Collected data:
☆ ☆ ☆
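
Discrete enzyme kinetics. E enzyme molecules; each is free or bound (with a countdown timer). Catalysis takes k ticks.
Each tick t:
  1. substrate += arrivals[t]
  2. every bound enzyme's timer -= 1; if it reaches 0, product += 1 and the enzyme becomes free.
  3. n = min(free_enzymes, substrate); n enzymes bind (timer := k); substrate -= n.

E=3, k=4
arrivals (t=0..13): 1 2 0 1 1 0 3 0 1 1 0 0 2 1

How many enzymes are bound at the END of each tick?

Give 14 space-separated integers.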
☆ ☆ ☆
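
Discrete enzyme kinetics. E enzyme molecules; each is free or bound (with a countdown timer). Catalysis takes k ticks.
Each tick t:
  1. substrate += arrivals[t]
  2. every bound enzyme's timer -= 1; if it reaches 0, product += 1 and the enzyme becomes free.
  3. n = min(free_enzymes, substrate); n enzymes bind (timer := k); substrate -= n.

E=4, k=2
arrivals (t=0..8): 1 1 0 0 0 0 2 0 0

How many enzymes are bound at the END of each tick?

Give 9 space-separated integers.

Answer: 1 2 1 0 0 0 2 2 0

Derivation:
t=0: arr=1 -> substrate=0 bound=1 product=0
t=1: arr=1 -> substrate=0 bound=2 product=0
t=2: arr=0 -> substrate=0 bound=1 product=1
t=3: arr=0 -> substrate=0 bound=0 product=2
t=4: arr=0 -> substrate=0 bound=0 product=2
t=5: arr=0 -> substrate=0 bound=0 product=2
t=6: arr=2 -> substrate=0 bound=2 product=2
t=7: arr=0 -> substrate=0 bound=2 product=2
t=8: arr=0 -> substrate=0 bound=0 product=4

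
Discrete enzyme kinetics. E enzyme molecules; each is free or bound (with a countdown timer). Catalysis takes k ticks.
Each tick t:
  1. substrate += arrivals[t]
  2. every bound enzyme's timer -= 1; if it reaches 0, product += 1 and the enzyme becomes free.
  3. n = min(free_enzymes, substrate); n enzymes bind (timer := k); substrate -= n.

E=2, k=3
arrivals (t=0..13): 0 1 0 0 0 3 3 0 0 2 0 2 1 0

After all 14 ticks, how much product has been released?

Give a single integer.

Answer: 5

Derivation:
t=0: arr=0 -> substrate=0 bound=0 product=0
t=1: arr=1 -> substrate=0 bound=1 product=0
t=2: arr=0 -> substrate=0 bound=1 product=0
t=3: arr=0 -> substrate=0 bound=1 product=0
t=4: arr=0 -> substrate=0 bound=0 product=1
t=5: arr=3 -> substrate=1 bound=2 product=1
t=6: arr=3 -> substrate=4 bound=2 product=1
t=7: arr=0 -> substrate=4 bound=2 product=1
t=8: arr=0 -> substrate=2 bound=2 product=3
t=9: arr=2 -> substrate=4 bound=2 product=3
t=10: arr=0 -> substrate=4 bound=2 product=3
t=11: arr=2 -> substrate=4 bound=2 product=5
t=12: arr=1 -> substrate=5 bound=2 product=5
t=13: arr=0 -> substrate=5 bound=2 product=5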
☆ ☆ ☆
Your answer should consist of the lines from the line with "arrivals (t=0..13): 1" to the line with "Give 14 space-separated integers." above, repeated exactly, both ends included.

▸ **PROBLEM SOLUTION**
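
arrivals (t=0..13): 1 2 0 1 1 0 3 0 1 1 0 0 2 1

How many enzymes are bound at the END of each tick?

Give 14 space-separated integers.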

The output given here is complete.